Exercise description: From the line with "C2: (-x2 | x5 | x1)" through the line with "Give a single integer.", inclusive, return each line of the data below exactly and leave the rest out.
== Data section ==
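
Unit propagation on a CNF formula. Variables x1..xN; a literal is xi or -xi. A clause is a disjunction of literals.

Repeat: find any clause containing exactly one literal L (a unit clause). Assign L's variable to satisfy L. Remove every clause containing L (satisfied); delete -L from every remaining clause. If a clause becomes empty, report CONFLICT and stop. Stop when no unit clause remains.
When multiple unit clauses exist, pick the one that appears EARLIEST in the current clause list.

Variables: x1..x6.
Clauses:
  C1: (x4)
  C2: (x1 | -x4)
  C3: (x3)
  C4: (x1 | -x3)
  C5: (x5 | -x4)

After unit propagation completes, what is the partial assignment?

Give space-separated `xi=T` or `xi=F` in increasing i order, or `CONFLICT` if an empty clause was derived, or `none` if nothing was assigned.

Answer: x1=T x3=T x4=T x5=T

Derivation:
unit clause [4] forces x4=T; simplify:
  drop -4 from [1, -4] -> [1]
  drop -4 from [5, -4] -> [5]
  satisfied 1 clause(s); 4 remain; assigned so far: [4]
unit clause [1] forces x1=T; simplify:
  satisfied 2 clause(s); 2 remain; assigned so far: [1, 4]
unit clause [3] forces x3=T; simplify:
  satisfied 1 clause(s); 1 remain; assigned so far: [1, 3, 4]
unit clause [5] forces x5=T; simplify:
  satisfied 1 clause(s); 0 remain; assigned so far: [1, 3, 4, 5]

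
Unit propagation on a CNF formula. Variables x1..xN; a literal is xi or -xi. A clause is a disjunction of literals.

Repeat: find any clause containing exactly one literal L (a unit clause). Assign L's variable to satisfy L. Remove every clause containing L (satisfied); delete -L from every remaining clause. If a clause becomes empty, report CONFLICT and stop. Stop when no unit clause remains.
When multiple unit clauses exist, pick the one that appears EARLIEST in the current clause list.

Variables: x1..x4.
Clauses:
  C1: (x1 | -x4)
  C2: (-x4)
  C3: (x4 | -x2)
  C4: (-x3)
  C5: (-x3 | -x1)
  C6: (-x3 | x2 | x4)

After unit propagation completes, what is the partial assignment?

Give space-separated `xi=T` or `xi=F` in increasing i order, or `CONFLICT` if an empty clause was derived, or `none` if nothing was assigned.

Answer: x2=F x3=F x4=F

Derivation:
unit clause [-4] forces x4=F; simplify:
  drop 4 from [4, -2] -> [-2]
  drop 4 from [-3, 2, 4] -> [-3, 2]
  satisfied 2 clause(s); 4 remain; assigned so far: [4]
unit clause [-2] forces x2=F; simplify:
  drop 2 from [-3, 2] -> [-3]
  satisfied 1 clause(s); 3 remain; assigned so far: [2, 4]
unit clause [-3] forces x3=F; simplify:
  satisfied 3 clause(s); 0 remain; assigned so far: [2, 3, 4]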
===
== Data section ==
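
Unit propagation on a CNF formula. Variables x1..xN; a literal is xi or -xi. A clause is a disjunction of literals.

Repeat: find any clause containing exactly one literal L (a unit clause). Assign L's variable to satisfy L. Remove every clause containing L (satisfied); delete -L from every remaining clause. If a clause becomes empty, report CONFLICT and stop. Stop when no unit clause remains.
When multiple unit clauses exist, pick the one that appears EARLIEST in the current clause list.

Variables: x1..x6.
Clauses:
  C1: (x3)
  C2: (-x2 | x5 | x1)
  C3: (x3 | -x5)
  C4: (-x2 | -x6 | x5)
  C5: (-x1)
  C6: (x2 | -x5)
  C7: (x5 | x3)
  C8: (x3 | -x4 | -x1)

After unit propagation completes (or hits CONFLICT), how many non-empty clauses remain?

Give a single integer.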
===
Problem solution:
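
  C2: (-x2 | x5 | x1)
  C3: (x3 | -x5)
  C4: (-x2 | -x6 | x5)
  C5: (-x1)
  C6: (x2 | -x5)
  C7: (x5 | x3)
  C8: (x3 | -x4 | -x1)

After unit propagation completes (or hits CONFLICT), how many non-empty clauses remain?

Give a single integer.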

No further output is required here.